-- Goal of the exercise --
For each line in the data below that holds "short", return a copy.

........

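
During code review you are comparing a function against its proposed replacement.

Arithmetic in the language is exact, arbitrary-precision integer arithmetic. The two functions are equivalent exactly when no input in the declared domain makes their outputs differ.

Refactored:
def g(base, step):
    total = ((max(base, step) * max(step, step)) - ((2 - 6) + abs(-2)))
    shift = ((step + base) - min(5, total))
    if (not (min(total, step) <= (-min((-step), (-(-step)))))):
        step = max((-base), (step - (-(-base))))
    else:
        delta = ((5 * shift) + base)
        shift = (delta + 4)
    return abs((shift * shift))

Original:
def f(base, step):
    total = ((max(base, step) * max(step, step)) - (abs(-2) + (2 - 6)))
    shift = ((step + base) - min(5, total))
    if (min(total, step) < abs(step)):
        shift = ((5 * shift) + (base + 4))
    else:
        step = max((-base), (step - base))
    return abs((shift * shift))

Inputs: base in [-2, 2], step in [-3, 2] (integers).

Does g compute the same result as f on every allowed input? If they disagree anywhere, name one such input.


Take base=-2, step=0.
f: total = 2; shift = -4; (min(total, step) < abs(step)) -> false; step = 2; return 16
g: total = 2; shift = -4; (not (min(total, step) <= (-min((-step), (-(-step)))))) -> false; delta = -22; shift = -18; return 324
16 and 324 differ, so these are not the same function on this domain.
verdict: not equivalent; witness: base=-2, step=0


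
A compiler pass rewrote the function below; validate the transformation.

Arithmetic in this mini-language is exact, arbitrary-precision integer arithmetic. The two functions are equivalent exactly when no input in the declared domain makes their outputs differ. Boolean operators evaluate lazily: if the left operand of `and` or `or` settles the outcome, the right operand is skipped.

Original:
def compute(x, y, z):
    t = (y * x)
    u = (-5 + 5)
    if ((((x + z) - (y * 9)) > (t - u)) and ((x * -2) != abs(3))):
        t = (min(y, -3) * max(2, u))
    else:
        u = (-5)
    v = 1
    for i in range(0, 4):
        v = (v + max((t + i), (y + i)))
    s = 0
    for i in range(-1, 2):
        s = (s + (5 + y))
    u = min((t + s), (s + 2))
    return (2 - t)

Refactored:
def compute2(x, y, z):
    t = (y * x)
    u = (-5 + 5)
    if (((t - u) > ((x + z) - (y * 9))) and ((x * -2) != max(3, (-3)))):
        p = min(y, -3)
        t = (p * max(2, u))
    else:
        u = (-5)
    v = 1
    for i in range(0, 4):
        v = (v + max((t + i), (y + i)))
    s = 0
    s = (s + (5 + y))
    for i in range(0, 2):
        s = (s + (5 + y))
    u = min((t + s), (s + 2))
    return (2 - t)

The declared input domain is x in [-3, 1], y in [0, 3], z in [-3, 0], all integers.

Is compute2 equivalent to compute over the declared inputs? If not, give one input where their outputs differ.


Try x=-3, y=0, z=-3.
compute: t := 0 | u := 0 | ((((x + z) - (y * 9)) > (t - u)) and ((x * -2) != abs(3))): false | u := -5 | v := 1 | iter i=0: | v := 1 | iter i=1: | v := 2 | iter i=2: | v := 4 | iter i=3: | v := 7 | s := 0 | iter i=-1: | s := 5 | iter i=0: | s := 10 | iter i=1: | s := 15 | u := 15 | result 2
compute2: t := 0 | u := 0 | (((t - u) > ((x + z) - (y * 9))) and ((x * -2) != max(3, (-3)))): true | p := -3 | t := -6 | v := 1 | iter i=0: | v := 1 | iter i=1: | v := 2 | iter i=2: | v := 4 | iter i=3: | v := 7 | s := 0 | s := 5 | iter i=0: | s := 10 | iter i=1: | s := 15 | u := 9 | result 8
2 != 8, so the rewrite changes behavior.
verdict: not equivalent; witness: x=-3, y=0, z=-3


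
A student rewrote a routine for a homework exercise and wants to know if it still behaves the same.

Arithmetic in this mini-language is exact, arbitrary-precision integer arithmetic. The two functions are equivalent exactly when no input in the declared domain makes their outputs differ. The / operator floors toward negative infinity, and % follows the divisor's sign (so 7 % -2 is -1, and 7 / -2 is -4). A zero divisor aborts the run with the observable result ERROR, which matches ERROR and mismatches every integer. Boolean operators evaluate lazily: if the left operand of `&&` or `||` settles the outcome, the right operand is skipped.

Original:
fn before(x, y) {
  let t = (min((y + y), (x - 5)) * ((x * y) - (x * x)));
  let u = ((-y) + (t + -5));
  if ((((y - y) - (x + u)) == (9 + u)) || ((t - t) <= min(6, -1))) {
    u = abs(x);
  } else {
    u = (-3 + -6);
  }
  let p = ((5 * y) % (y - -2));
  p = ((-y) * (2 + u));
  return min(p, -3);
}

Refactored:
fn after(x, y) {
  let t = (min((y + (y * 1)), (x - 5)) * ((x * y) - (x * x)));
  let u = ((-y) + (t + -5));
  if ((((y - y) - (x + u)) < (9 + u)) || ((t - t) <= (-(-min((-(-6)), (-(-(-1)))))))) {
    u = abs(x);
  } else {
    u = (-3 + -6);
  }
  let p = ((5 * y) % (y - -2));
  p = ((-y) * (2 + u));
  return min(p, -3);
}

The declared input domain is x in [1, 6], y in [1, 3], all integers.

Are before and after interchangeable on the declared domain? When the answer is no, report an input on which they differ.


Take x=2, y=1.
before: t becomes 6; next u becomes 0; next ((((y - y) - (x + u)) == (9 + u)) || ((t - t) <= min(6, -1))) evaluates to false; next u becomes -9; next p becomes 2; next p becomes 7; next final value -3
after: t becomes 6; next u becomes 0; next ((((y - y) - (x + u)) < (9 + u)) || ((t - t) <= (-(-min((-(-6)), (-(-(-1)))))))) evaluates to true; next u becomes 2; next p becomes 2; next p becomes -4; next final value -4
-3 != -4, so the rewrite changes behavior.
verdict: not equivalent; witness: x=2, y=1


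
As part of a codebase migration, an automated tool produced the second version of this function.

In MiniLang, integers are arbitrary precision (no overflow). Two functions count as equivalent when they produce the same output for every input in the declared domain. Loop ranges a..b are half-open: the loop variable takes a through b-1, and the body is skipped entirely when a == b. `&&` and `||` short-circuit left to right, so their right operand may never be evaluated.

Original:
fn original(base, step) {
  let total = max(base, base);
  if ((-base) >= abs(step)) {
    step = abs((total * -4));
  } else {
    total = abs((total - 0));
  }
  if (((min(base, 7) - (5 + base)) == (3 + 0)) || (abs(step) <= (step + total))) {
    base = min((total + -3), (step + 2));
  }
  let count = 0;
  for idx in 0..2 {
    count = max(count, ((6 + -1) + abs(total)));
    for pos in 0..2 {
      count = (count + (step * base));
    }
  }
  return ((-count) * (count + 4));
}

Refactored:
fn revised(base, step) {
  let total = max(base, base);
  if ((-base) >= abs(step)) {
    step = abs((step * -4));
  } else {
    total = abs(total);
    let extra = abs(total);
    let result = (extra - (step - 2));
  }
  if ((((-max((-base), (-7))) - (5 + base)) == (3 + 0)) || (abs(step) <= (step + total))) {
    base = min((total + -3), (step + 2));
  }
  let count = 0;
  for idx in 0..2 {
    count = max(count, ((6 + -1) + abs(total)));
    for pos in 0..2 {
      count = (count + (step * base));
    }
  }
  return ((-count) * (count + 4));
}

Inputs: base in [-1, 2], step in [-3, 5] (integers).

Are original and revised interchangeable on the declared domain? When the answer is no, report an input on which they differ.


These are not equivalent — on base=-1, step=0 the outputs split (4 vs -60).
original: total = -1; ((-base) >= abs(step)) -> true; step = 4; (((min(base, 7) - (5 + base)) == (3 + 0)) || (abs(step) <= (step + total))) -> false; count = 0; [idx=0]; count = 6; [pos=0]; count = 2; [pos=1]; count = -2; [idx=1]; count = 6; [pos=0]; count = 2; [pos=1]; count = -2; return 4
revised: total = -1; ((-base) >= abs(step)) -> true; step = 0; ((((-max((-base), (-7))) - (5 + base)) == (3 + 0)) || (abs(step) <= (step + total))) -> false; count = 0; [idx=0]; count = 6; [pos=0]; count = 6; [pos=1]; count = 6; [idx=1]; count = 6; [pos=0]; count = 6; [pos=1]; count = 6; return -60
verdict: not equivalent; witness: base=-1, step=0


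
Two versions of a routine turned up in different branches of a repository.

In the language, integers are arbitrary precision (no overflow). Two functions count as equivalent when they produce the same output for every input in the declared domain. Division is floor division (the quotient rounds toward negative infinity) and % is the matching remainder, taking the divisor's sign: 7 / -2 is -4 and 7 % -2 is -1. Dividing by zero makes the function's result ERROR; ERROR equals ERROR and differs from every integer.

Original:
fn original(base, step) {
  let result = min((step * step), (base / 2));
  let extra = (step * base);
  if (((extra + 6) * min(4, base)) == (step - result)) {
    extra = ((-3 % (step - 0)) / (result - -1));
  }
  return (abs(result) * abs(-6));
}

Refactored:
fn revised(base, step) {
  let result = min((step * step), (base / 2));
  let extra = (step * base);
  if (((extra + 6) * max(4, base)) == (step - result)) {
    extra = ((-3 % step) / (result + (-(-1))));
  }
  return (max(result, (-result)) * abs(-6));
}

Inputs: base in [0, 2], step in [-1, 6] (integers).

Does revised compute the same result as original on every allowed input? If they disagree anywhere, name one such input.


At base=0, step=0: original gives ERROR, revised gives 0.
verdict: not equivalent; witness: base=0, step=0


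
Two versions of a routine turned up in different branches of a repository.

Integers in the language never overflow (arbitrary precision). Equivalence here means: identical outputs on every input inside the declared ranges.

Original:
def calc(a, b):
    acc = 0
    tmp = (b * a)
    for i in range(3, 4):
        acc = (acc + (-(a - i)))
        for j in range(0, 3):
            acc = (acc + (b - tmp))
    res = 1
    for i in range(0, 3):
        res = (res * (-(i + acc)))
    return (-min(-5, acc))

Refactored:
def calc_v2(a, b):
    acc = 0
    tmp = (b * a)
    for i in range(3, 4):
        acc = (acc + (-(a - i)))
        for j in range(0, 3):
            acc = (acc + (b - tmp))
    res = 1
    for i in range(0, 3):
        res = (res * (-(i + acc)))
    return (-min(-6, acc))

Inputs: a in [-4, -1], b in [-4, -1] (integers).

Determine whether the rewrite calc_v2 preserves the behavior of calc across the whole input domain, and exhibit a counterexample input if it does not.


These are not equivalent — on a=-2, b=-1 the outputs split (5 vs 6).
calc: acc becomes 0; next tmp becomes 2; next at i=3:; next acc becomes 5; next at j=0:; next acc becomes 2; next at j=1:; next acc becomes -1; next at j=2:; next acc becomes -4; next res becomes 1; next at i=0:; next res becomes 4; next at i=1:; next res becomes 12; next at i=2:; next res becomes 24; next final value 5
calc_v2: acc becomes 0; next tmp becomes 2; next at i=3:; next acc becomes 5; next at j=0:; next acc becomes 2; next at j=1:; next acc becomes -1; next at j=2:; next acc becomes -4; next res becomes 1; next at i=0:; next res becomes 4; next at i=1:; next res becomes 12; next at i=2:; next res becomes 24; next final value 6
verdict: not equivalent; witness: a=-2, b=-1


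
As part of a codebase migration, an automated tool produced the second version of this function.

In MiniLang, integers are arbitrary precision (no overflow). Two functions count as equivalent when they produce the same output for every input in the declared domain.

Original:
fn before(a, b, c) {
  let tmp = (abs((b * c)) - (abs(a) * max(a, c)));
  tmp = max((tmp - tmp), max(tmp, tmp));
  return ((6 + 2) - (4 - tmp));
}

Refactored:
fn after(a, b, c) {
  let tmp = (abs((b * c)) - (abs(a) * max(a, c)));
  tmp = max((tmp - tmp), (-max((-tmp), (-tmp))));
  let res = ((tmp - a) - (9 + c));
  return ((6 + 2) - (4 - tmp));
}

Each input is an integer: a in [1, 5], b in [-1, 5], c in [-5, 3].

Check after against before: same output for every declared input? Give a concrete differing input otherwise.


Equivalent. Whatever the rewrite altered, no input in the stated domain can expose a difference.
Checked all 315 inputs in the declared domain: the outputs agree on every one.
As a probe, take a=4, b=0, c=1: before runs tmp=-16, then tmp=0, then returns 4; after runs tmp=-16, then tmp=0, then res=-14, then returns 4; both end at 4.
verdict: equivalent


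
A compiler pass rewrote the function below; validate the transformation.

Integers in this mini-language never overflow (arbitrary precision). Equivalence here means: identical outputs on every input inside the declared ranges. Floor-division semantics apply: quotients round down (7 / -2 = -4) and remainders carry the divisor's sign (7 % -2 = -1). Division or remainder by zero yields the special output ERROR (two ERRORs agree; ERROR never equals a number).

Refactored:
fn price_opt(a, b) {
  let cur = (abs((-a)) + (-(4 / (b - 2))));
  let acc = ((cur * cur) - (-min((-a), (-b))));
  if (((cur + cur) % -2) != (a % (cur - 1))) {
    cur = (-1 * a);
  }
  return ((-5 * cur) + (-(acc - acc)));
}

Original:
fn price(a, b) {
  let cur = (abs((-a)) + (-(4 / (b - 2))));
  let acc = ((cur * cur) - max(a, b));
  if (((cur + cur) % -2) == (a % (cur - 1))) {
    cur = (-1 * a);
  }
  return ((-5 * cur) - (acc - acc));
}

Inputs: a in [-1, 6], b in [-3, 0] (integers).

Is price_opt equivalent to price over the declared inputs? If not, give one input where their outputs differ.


a=-1, b=-3 yields -5 from price but -10 from price_opt.
verdict: not equivalent; witness: a=-1, b=-3


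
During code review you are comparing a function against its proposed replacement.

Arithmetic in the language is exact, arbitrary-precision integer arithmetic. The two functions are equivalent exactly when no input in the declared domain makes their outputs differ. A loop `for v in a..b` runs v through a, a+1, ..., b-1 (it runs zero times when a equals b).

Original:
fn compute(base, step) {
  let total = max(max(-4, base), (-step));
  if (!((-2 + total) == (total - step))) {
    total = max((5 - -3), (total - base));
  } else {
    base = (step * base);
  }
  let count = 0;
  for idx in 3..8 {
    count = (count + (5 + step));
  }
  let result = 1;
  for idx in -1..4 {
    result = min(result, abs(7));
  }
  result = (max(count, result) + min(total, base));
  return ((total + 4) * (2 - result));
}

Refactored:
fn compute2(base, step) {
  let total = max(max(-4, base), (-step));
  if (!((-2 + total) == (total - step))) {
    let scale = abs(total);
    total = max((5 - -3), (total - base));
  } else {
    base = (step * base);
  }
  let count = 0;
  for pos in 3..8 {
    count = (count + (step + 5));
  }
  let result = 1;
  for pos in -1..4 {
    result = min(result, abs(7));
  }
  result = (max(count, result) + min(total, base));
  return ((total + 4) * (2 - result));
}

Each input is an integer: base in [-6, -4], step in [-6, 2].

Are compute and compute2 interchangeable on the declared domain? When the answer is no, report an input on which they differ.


Equivalent — the differences include local variable names differ, min/max/abs usage differs, statement counts differ, yet no declared input distinguishes the two.
Tracing base=-5, step=1: compute: total := -1 | (!((-2 + total) == (total - step))): true | total := 8 | count := 0 | iter idx=3: | count := 6 | iter idx=4: | count := 12 | iter idx=5: | count := 18 | iter idx=6: | count := 24 | iter idx=7: | count := 30 | result := 1 | iter idx=-1: | result := 1 | iter idx=0: | result := 1 | iter idx=1: | result := 1 | iter idx=2: | result := 1 | iter idx=3: | result := 1 | result := 25 | result -276 | compute2: total := -1 | (!((-2 + total) == (total - step))): true | scale := 1 | total := 8 | count := 0 | iter pos=3: | count := 6 | iter pos=4: | count := 12 | iter pos=5: | count := 18 | iter pos=6: | count := 24 | iter pos=7: | count := 30 | result := 1 | iter pos=-1: | result := 1 | iter pos=0: | result := 1 | iter pos=1: | result := 1 | iter pos=2: | result := 1 | iter pos=3: | result := 1 | result := 25 | result -276 — matching result -276.
Sweeping the whole domain (27 inputs) finds no disagreement.
verdict: equivalent


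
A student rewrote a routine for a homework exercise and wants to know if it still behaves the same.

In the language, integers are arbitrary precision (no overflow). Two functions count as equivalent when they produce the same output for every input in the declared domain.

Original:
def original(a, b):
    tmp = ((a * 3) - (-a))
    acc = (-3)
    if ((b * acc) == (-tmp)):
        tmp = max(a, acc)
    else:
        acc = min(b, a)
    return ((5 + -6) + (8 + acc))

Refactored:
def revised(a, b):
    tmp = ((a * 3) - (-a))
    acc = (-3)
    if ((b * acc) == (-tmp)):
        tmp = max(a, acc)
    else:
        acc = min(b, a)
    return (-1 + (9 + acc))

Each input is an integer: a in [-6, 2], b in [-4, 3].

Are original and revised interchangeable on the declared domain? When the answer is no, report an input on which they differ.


On input a=-6, b=-4, original returns 1 while revised returns 2.
verdict: not equivalent; witness: a=-6, b=-4


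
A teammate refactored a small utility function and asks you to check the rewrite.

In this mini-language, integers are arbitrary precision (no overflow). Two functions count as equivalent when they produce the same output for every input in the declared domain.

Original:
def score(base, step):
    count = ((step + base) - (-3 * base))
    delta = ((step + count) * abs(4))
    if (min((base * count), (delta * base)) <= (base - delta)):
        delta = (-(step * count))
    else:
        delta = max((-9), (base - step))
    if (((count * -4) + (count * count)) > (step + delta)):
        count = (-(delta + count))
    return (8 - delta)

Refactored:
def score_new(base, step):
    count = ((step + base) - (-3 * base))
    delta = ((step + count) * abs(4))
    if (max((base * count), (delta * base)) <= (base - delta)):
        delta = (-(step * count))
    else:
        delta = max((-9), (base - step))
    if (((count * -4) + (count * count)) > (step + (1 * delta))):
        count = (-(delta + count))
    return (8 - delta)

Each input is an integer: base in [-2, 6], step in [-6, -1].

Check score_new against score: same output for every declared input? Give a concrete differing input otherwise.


Try base=-2, step=-6.
score: count=-14, then delta=-80, then (min((base * count), (delta * base)) <= (base - delta)) is true, then delta=-84, then (((count * -4) + (count * count)) > (step + delta)) is true, then count=98, then returns 92
score_new: count=-14, then delta=-80, then (max((base * count), (delta * base)) <= (base - delta)) is false, then delta=4, then (((count * -4) + (count * count)) > (step + (1 * delta))) is true, then count=10, then returns 4
92 and 4 differ, so these are not the same function on this domain.
verdict: not equivalent; witness: base=-2, step=-6


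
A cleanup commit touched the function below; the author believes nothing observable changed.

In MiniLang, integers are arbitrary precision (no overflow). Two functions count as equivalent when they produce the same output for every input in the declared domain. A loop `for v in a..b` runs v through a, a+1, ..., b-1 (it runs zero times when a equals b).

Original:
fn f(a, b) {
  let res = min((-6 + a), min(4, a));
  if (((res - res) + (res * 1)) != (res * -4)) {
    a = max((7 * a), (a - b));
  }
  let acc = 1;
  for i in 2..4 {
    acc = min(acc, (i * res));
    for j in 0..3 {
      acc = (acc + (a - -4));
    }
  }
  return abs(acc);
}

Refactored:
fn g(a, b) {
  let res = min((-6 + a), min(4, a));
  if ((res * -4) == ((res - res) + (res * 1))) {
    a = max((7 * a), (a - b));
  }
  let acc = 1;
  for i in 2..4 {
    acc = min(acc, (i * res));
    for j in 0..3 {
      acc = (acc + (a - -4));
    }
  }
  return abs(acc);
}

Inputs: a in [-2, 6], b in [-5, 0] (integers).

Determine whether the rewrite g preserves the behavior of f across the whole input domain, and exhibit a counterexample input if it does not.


Try a=-2, b=-5.
f: res becomes -8; next (((res - res) + (res * 1)) != (res * -4)) evaluates to true; next a becomes 3; next acc becomes 1; next at i=2:; next acc becomes -16; next at j=0:; next acc becomes -9; next at j=1:; next acc becomes -2; next at j=2:; next acc becomes 5; next at i=3:; next acc becomes -24; next at j=0:; next acc becomes -17; next at j=1:; next acc becomes -10; next at j=2:; next acc becomes -3; next final value 3
g: res becomes -8; next ((res * -4) == ((res - res) + (res * 1))) evaluates to false; next acc becomes 1; next at i=2:; next acc becomes -16; next at j=0:; next acc becomes -14; next at j=1:; next acc becomes -12; next at j=2:; next acc becomes -10; next at i=3:; next acc becomes -24; next at j=0:; next acc becomes -22; next at j=1:; next acc becomes -20; next at j=2:; next acc becomes -18; next final value 18
3 and 18 differ, so these are not the same function on this domain.
verdict: not equivalent; witness: a=-2, b=-5


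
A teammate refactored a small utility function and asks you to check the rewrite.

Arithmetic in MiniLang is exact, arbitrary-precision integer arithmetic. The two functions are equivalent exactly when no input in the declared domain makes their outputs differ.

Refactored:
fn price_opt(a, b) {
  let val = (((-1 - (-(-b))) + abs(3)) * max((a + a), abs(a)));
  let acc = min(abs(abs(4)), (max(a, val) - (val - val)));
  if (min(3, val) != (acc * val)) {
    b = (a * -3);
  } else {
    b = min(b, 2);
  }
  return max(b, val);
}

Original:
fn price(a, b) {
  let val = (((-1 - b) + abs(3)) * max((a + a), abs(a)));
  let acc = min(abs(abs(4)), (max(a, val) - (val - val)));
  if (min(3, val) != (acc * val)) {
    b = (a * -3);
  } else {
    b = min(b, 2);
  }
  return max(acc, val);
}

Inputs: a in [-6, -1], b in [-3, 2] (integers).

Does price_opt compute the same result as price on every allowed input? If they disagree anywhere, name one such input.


a=-6, b=0 yields 12 from price but 18 from price_opt.
verdict: not equivalent; witness: a=-6, b=0


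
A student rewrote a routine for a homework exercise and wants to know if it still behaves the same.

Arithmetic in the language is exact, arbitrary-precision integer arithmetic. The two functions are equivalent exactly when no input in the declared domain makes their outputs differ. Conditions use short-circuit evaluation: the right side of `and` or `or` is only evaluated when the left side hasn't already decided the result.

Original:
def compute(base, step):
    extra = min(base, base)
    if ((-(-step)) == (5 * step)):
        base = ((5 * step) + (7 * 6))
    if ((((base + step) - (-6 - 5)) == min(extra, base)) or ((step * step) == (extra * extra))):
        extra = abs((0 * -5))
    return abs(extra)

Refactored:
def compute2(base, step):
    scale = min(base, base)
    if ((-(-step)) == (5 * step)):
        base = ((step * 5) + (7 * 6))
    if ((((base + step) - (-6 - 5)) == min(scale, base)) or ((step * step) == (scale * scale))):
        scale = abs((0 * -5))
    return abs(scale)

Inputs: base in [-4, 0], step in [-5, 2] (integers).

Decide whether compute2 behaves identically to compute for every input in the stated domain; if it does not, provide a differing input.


This is a faithful refactor — local variable names differ, but the computed results match everywhere.
As a probe, take base=-4, step=1: compute runs extra := -4 | ((-(-step)) == (5 * step)): false | ((((base + step) - (-6 - 5)) == min(extra, base)) or ((step * step) == (extra * extra))): false | result 4; compute2 runs scale := -4 | ((-(-step)) == (5 * step)): false | ((((base + step) - (-6 - 5)) == min(scale, base)) or ((step * step) == (scale * scale))): false | result 4; both end at 4.
Every one of the 40 inputs gives matching results.
verdict: equivalent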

........

-- Your response --
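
In MiniLang, integers are arbitrary precision (no overflow). Two functions count as equivalent when they produce the same output for every input in the declared domain. Loop ranges a..b are half-open: the loop variable takes a through b-1, and the body is skipped entirely when a == b. `&&` and `||` short-circuit left to right, so their right operand may never be evaluated.
Arithmetic in the language is exact, arbitrary-precision integer arithmetic. The two functions are equivalent exactly when no input in the declared domain makes their outputs differ. Conditions use short-circuit evaluation: the right side of `and` or `or` is only evaluated when the left side hasn't already decided the result.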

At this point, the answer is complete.